[WHAT TO DO] Once you reach the line that contains "We want a root of f(r)", retype it and every line after it exactly, ending with the last line of the entries.

[INFORMATION SUPPLIED]

※ ※ ※

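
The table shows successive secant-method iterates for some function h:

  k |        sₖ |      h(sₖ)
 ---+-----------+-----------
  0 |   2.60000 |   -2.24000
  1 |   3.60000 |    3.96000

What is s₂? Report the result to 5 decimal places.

s₂ = 3.60000 − 3.96000·(3.60000 − 2.60000) / (3.96000 − (-2.24000))
   = 3.60000 − (3.9600000)/(6.2000000) = 2.9612903

2.96129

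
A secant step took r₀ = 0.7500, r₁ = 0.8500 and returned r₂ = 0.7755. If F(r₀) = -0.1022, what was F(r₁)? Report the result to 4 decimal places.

0.2986

The secant line through (0.7500, -0.1022) and (0.8500, F(r₁)) crosses zero at r₂ = 0.7755.
So (0.7500, -0.1022), (0.8500, F(r₁)), (0.7755, 0) are collinear:
F(r₁) = -0.1022 · (0.8500 − 0.7755) / (0.7500 − 0.7755) = -0.1022 · (0.074500)/(-0.025500) = 0.298584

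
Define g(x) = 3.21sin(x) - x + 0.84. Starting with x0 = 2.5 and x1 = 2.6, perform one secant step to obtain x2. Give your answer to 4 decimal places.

g(2.5) = 0.261096, g(2.6) = -0.105241
x2 = 2.600000 − (-0.105241)·(2.600000 − 2.500000) / (-0.105241 − 0.261096) = 2.600000 − (-0.010524)/(-0.366336) = 2.571272

2.5713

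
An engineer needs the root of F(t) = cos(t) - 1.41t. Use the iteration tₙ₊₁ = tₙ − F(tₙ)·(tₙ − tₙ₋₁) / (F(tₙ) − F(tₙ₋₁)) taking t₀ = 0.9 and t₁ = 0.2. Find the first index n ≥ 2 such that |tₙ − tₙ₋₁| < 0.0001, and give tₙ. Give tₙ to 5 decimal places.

n = 5, tₙ = 0.58951

F(0.9) = -0.6473900, F(0.2) = 0.6980666
t₂ = 0.2000000 − 0.6980666·(-0.7000000)/(1.3454566) = 0.5631827;  |Δ| = 0.3631827
F(0.5631827) = 0.0514726
t₃ = 0.5631827 − 0.0514726·(0.3631827)/(-0.6465940) = 0.5920941;  |Δ| = 0.0289114
F(0.5920941) = -0.0050790
t₄ = 0.5920941 − (-0.0050790)·(0.0289114)/(-0.0565515) = 0.5894976;  |Δ| = 0.0025966
F(0.5894976) = 0.0000285
t₅ = 0.5894976 − 0.0000285·(-0.0025966)/(0.0051075) = 0.5895121;  |Δ| = 0.0000145
|t₅ − t₄| = 0.0000145 < 0.0001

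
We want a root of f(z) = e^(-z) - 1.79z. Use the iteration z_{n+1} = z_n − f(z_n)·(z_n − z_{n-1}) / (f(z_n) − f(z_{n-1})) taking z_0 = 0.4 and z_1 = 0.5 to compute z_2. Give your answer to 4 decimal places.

0.3812

f(0.4) = -0.045680, f(0.5) = -0.288469
z_2 = 0.500000 − (-0.288469)·(0.500000 − 0.400000) / (-0.288469 − (-0.045680)) = 0.500000 − (-0.028847)/(-0.242789) = 0.381185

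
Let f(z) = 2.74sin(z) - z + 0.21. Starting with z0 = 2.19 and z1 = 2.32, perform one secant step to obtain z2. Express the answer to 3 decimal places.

2.282

f(2.19) = 0.25129, f(2.32) = -0.10369
z2 = 2.32000 − (-0.10369)·(2.32000 − 2.19000) / (-0.10369 − 0.25129) = 2.32000 − (-0.01348)/(-0.35498) = 2.28203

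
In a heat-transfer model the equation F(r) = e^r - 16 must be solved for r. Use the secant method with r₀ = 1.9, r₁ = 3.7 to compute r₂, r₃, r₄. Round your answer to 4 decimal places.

F(1.9) = -9.314106, F(3.7) = 24.447304
r₂ = 3.700000 − 24.447304·(3.700000 − 1.900000) / (24.447304 − (-9.314106)) = 3.700000 − (44.005148)/(33.761410) = 2.396584
F(2.396584) = -5.014410
r₃ = 2.396584 − (-5.014410)·(2.396584 − 3.700000) / (-5.014410 − 24.447304) = 2.396584 − (6.535860)/(-29.461714) = 2.618427
F(2.618427) = -2.285867
r₄ = 2.618427 − (-2.285867)·(2.618427 − 2.396584) / (-2.285867 − (-5.014410)) = 2.618427 − (-0.507102)/(2.728543) = 2.804278

2.3966, 2.6184, 2.8043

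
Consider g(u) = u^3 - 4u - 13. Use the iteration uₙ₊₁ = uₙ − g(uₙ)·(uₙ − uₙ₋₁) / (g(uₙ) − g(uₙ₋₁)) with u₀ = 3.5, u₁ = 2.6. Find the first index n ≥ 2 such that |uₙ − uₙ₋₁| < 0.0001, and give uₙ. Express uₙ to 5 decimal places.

g(3.5) = 15.8750000, g(2.6) = -5.8240000
u₂ = 2.6000000 − (-5.8240000)·(-0.9000000)/(-21.6990000) = 2.8415595;  |Δ| = 0.2415595
g(2.8415595) = -1.4221780
u₃ = 2.8415595 − (-1.4221780)·(0.2415595)/(4.4018220) = 2.9196046;  |Δ| = 0.0780451
g(2.9196046) = 0.2085573
u₄ = 2.9196046 − 0.2085573·(0.0780451)/(1.6307353) = 2.9096233;  |Δ| = 0.0099813
g(2.9096233) = -0.0058906
u₅ = 2.9096233 − (-0.0058906)·(-0.0099813)/(-0.2144479) = 2.9098975;  |Δ| = 0.0002742
g(2.9098975) = -0.0000233
u₆ = 2.9098975 − (-0.0000233)·(0.0002742)/(0.0058674) = 2.9098986;  |Δ| = 0.0000011
|u₆ − u₅| = 0.0000011 < 0.0001

n = 6, uₙ = 2.90990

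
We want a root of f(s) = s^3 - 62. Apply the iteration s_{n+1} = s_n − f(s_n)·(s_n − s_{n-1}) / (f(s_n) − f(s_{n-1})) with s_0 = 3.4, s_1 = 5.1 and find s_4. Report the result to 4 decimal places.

3.9592

f(3.4) = -22.696000, f(5.1) = 70.651000
s_2 = 5.100000 − 70.651000·(5.100000 − 3.400000) / (70.651000 − (-22.696000)) = 5.100000 − (120.106700)/(93.347000) = 3.813331
f(3.813331) = -6.548477
s_3 = 3.813331 − (-6.548477)·(3.813331 − 5.100000) / (-6.548477 − 70.651000) = 3.813331 − (8.425723)/(-77.199477) = 3.922473
f(3.922473) = -1.649631
s_4 = 3.922473 − (-1.649631)·(3.922473 − 3.813331) / (-1.649631 − (-6.548477)) = 3.922473 − (-0.180044)/(4.898846) = 3.959226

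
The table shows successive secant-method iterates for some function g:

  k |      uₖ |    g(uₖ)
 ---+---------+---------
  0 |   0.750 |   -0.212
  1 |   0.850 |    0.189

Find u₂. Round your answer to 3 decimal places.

u₂ = 0.850 − 0.189·(0.850 − 0.750) / (0.189 − (-0.212))
   = 0.850 − (0.01890)/(0.40100) = 0.80287

0.803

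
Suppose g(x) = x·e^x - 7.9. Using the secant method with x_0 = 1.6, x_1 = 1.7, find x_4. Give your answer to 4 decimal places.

1.5981

g(1.6) = 0.024852, g(1.7) = 1.405711
x_2 = 1.700000 − 1.405711·(1.700000 − 1.600000) / (1.405711 − 0.024852) = 1.700000 − (0.140571)/(1.380859) = 1.598200
g(1.598200) = 0.001704
x_3 = 1.598200 − 0.001704·(1.598200 − 1.700000) / (0.001704 − 1.405711) = 1.598200 − (-0.000173)/(-1.404007) = 1.598077
g(1.598077) = 0.000117
x_4 = 1.598077 − 0.000117·(1.598077 − 1.598200) / (0.000117 − 0.001704) = 1.598077 − (0.000000)/(-0.001587) = 1.598068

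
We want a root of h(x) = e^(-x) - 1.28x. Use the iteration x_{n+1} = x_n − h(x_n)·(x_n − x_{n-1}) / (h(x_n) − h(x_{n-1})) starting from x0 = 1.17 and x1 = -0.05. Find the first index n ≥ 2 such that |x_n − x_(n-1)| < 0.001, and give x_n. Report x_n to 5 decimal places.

h(1.17) = -1.1872331, h(-0.05) = 1.1152711
x2 = -0.0500000 − 1.1152711·(-1.2200000)/(2.3025042) = 0.5409352;  |Δ| = 0.5909352
h(0.5409352) = -0.1101935
x3 = 0.5409352 − (-0.1101935)·(0.5909352)/(-1.2254646) = 0.4877984;  |Δ| = 0.0531368
h(0.4877984) = -0.0104054
x4 = 0.4877984 − (-0.0104054)·(-0.0531368)/(0.0997882) = 0.4822576;  |Δ| = 0.0055408
h(0.4822576) = 0.0000982
x5 = 0.4822576 − 0.0000982·(-0.0055408)/(0.0105036) = 0.4823094;  |Δ| = 0.0000518
|x5 − x4| = 0.0000518 < 0.001

n = 5, x_n = 0.48231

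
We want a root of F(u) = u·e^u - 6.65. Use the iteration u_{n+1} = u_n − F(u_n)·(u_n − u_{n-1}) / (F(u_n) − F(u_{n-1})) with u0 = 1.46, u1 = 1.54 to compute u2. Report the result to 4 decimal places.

1.4924

F(1.46) = -0.363299, F(1.54) = 0.533469
u2 = 1.540000 − 0.533469·(1.540000 − 1.460000) / (0.533469 − (-0.363299)) = 1.540000 − (0.042678)/(0.896768) = 1.492410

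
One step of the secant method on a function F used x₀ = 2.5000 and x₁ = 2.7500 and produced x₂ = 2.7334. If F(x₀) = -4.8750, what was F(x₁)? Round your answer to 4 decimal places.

0.3467

The secant line through (2.5000, -4.8750) and (2.7500, F(x₁)) crosses zero at x₂ = 2.7334.
So (2.5000, -4.8750), (2.7500, F(x₁)), (2.7334, 0) are collinear:
F(x₁) = -4.8750 · (2.7500 − 2.7334) / (2.5000 − 2.7334) = -4.8750 · (0.016600)/(-0.233400) = 0.346722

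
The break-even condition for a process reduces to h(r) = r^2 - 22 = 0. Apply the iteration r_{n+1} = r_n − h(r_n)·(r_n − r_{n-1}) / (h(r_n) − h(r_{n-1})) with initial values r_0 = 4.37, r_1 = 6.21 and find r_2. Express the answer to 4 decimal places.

h(4.37) = -2.903100, h(6.21) = 16.564100
r_2 = 6.210000 − 16.564100·(6.210000 − 4.370000) / (16.564100 − (-2.903100)) = 6.210000 − (30.477944)/(19.467200) = 4.644395

4.6444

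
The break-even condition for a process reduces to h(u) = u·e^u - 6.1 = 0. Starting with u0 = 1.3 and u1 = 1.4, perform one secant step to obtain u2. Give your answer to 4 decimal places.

h(1.3) = -1.329914, h(1.4) = -0.422720
u2 = 1.400000 − (-0.422720)·(1.400000 − 1.300000) / (-0.422720 − (-1.329914)) = 1.400000 − (-0.042272)/(0.907194) = 1.446596

1.4466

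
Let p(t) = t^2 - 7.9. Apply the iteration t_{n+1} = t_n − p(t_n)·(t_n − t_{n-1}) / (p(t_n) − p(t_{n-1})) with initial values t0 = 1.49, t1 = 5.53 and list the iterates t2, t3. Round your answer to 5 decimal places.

2.29910, 2.63300

p(1.49) = -5.6799000, p(5.53) = 22.6809000
t2 = 5.5300000 − 22.6809000·(5.5300000 − 1.4900000) / (22.6809000 − (-5.6799000)) = 5.5300000 − (91.6308360)/(28.3608000) = 2.2991026
p(2.2991026) = -2.6141274
t3 = 2.2991026 − (-2.6141274)·(2.2991026 − 5.5300000) / (-2.6141274 − 22.6809000) = 2.2991026 − (8.4459775)/(-25.2950274) = 2.6330013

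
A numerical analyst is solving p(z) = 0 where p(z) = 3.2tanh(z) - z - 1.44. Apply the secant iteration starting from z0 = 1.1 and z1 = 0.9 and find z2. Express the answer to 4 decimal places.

p(1.1) = 0.021597, p(0.9) = -0.047847
z2 = 0.900000 − (-0.047847)·(0.900000 − 1.100000) / (-0.047847 − 0.021597) = 0.900000 − (0.009569)/(-0.069444) = 1.037800

1.0378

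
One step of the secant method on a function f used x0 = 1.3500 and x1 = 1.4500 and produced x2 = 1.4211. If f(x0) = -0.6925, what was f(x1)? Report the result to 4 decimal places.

0.2815

The secant line through (1.3500, -0.6925) and (1.4500, f(x1)) crosses zero at x2 = 1.4211.
So (1.3500, -0.6925), (1.4500, f(x1)), (1.4211, 0) are collinear:
f(x1) = -0.6925 · (1.4500 − 1.4211) / (1.3500 − 1.4211) = -0.6925 · (0.028900)/(-0.071100) = 0.281480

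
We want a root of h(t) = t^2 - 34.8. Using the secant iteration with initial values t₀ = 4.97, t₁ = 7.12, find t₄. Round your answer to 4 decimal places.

h(4.97) = -10.099100, h(7.12) = 15.894400
t₂ = 7.120000 − 15.894400·(7.120000 − 4.970000) / (15.894400 − (-10.099100)) = 7.120000 − (34.172960)/(25.993500) = 5.805327
h(5.805327) = -1.098182
t₃ = 5.805327 − (-1.098182)·(5.805327 − 7.120000) / (-1.098182 − 15.894400) = 5.805327 − (1.443750)/(-16.992582) = 5.890290
h(5.890290) = -0.104481
t₄ = 5.890290 − (-0.104481)·(5.890290 − 5.805327) / (-0.104481 − (-1.098182)) = 5.890290 − (-0.008877)/(0.993701) = 5.899224

5.8992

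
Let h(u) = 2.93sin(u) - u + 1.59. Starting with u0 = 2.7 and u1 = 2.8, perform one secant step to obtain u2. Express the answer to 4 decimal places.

2.7384

h(2.7) = 0.142223, h(2.8) = -0.228485
u2 = 2.800000 − (-0.228485)·(2.800000 − 2.700000) / (-0.228485 − 0.142223) = 2.800000 − (-0.022848)/(-0.370708) = 2.738365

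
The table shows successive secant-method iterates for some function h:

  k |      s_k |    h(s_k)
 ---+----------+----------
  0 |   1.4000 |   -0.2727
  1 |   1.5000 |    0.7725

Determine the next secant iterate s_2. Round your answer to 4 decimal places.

1.4261

s_2 = 1.5000 − 0.7725·(1.5000 − 1.4000) / (0.7725 − (-0.2727))
   = 1.5000 − (0.077250)/(1.045200) = 1.426091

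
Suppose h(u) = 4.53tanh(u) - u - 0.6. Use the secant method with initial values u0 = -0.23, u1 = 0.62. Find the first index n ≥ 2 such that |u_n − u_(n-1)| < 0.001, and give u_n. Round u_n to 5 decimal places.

h(-0.23) = -1.3939084, h(0.62) = 1.2766100
u2 = 0.6200000 − 1.2766100·(0.8500000)/(2.6705184) = 0.2136675;  |Δ| = 0.4063325
h(0.2136675) = 0.1397807
u3 = 0.2136675 − 0.1397807·(-0.4063325)/(-1.1368293) = 0.1637062;  |Δ| = 0.0499613
h(0.1637062) = -0.0286716
u4 = 0.1637062 − (-0.0286716)·(-0.0499613)/(-0.1684523) = 0.1722099;  |Δ| = 0.0085037
h(0.1722099) = 0.0002797
u5 = 0.1722099 − 0.0002797·(0.0085037)/(0.0289513) = 0.1721278;  |Δ| = 0.0000822
|u5 − u4| = 0.0000822 < 0.001

n = 5, u_n = 0.17213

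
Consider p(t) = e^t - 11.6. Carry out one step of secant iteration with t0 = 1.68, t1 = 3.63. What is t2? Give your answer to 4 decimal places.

p(1.68) = -6.234444, p(3.63) = 26.112817
t2 = 3.630000 − 26.112817·(3.630000 − 1.680000) / (26.112817 − (-6.234444)) = 3.630000 − (50.919992)/(32.347261) = 2.055833

2.0558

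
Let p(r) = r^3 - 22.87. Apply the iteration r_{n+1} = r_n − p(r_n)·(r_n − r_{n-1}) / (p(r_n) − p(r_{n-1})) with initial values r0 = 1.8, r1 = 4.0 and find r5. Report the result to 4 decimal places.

p(1.8) = -17.038000, p(4.0) = 41.130000
r2 = 4.000000 − 41.130000·(4.000000 − 1.800000) / (41.130000 − (-17.038000)) = 4.000000 − (90.486000)/(58.168000) = 2.444402
p(2.444402) = -8.264443
r3 = 2.444402 − (-8.264443)·(2.444402 − 4.000000) / (-8.264443 − 41.130000) = 2.444402 − (12.856148)/(-49.394443) = 2.704678
p(2.704678) = -3.084523
r4 = 2.704678 − (-3.084523)·(2.704678 − 2.444402) / (-3.084523 − (-8.264443)) = 2.704678 − (-0.802825)/(5.179920) = 2.859666
p(2.859666) = 0.515449
r5 = 2.859666 − 0.515449·(2.859666 − 2.704678) / (0.515449 − (-3.084523)) = 2.859666 − (0.079888)/(3.599972) = 2.837474

2.8375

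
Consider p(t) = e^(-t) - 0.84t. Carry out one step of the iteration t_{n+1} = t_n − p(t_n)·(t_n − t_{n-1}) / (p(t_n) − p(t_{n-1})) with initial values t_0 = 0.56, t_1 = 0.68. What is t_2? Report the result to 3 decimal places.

0.633

p(0.56) = 0.10081, p(0.68) = -0.06458
t_2 = 0.68000 − (-0.06458)·(0.68000 − 0.56000) / (-0.06458 − 0.10081) = 0.68000 − (-0.00775)/(-0.16539) = 0.63314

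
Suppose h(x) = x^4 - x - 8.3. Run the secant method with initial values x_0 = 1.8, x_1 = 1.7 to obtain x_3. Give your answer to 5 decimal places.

1.78201

h(1.8) = 0.3976000, h(1.7) = -1.6479000
x_2 = 1.7000000 − (-1.6479000)·(1.7000000 − 1.8000000) / (-1.6479000 − 0.3976000) = 1.7000000 − (0.1647900)/(-2.0455000) = 1.7805622
h(1.7805622) = -0.0291147
x_3 = 1.7805622 − (-0.0291147)·(1.7805622 − 1.7000000) / (-0.0291147 − (-1.6479000)) = 1.7805622 − (-0.0023455)/(1.6187853) = 1.7820112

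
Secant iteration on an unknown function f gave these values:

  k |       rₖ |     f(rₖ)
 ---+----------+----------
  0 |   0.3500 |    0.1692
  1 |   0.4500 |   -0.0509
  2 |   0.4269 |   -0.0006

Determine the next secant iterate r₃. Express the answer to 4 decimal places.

0.4266

r₃ = 0.4269 − (-0.0006)·(0.4269 − 0.4500) / (-0.0006 − (-0.0509))
   = 0.4269 − (0.000014)/(0.050300) = 0.426624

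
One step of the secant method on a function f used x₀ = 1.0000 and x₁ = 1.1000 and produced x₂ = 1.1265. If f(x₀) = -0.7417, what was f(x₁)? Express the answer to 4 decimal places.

-0.1554

The secant line through (1.0000, -0.7417) and (1.1000, f(x₁)) crosses zero at x₂ = 1.1265.
So (1.0000, -0.7417), (1.1000, f(x₁)), (1.1265, 0) are collinear:
f(x₁) = -0.7417 · (1.1000 − 1.1265) / (1.0000 − 1.1265) = -0.7417 · (-0.026500)/(-0.126500) = -0.155376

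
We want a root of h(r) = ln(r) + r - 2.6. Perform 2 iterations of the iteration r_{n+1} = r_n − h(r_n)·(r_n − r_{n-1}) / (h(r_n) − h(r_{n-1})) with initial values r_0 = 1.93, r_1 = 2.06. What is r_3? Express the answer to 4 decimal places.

h(1.93) = -0.012480, h(2.06) = 0.182706
r_2 = 2.060000 − 0.182706·(2.060000 − 1.930000) / (0.182706 − (-0.012480)) = 2.060000 − (0.023752)/(0.195186) = 1.938312
h(1.938312) = 0.000130
r_3 = 1.938312 − 0.000130·(1.938312 − 2.060000) / (0.000130 − 0.182706) = 1.938312 − (-0.000016)/(-0.182576) = 1.938226

1.9382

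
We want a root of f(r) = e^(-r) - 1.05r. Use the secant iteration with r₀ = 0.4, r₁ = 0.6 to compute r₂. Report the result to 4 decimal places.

f(0.4) = 0.250320, f(0.6) = -0.081188
r₂ = 0.600000 − (-0.081188)·(0.600000 − 0.400000) / (-0.081188 − 0.250320) = 0.600000 − (-0.016238)/(-0.331508) = 0.551019

0.5510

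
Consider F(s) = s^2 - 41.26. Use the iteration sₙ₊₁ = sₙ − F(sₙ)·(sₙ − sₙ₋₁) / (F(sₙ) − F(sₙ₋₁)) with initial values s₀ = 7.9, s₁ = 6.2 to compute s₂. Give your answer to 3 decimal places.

F(7.9) = 21.15000, F(6.2) = -2.82000
s₂ = 6.20000 − (-2.82000)·(6.20000 − 7.90000) / (-2.82000 − 21.15000) = 6.20000 − (4.79400)/(-23.97000) = 6.40000

6.400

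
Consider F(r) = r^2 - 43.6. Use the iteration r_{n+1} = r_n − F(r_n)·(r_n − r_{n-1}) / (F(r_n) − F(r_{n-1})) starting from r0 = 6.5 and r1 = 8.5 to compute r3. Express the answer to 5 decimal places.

F(6.5) = -1.3500000, F(8.5) = 28.6500000
r2 = 8.5000000 − 28.6500000·(8.5000000 − 6.5000000) / (28.6500000 − (-1.3500000)) = 8.5000000 − (57.3000000)/(30.0000000) = 6.5900000
F(6.5900000) = -0.1719000
r3 = 6.5900000 − (-0.1719000)·(6.5900000 − 8.5000000) / (-0.1719000 − 28.6500000) = 6.5900000 − (0.3283290)/(-28.8219000) = 6.6013917

6.60139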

※ ※ ※

[EXERCISE SOLUTION]
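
We want a root of f(r) = e^(-r) - 1.05r. Use the secant iteration with r₀ = 0.4, r₁ = 0.6 to compute r₂. Report the result to 4 decimal places.

f(0.4) = 0.250320, f(0.6) = -0.081188
r₂ = 0.600000 − (-0.081188)·(0.600000 − 0.400000) / (-0.081188 − 0.250320) = 0.600000 − (-0.016238)/(-0.331508) = 0.551019

0.5510

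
Consider F(s) = s^2 - 41.26. Use the iteration sₙ₊₁ = sₙ − F(sₙ)·(sₙ − sₙ₋₁) / (F(sₙ) − F(sₙ₋₁)) with initial values s₀ = 7.9, s₁ = 6.2 to compute s₂. Give your answer to 3 decimal places.

F(7.9) = 21.15000, F(6.2) = -2.82000
s₂ = 6.20000 − (-2.82000)·(6.20000 − 7.90000) / (-2.82000 − 21.15000) = 6.20000 − (4.79400)/(-23.97000) = 6.40000

6.400

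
Consider F(r) = r^2 - 43.6. Use the iteration r_{n+1} = r_n − F(r_n)·(r_n − r_{n-1}) / (F(r_n) − F(r_{n-1})) starting from r0 = 6.5 and r1 = 8.5 to compute r3. Express the answer to 5 decimal places.

F(6.5) = -1.3500000, F(8.5) = 28.6500000
r2 = 8.5000000 − 28.6500000·(8.5000000 − 6.5000000) / (28.6500000 − (-1.3500000)) = 8.5000000 − (57.3000000)/(30.0000000) = 6.5900000
F(6.5900000) = -0.1719000
r3 = 6.5900000 − (-0.1719000)·(6.5900000 − 8.5000000) / (-0.1719000 − 28.6500000) = 6.5900000 − (0.3283290)/(-28.8219000) = 6.6013917

6.60139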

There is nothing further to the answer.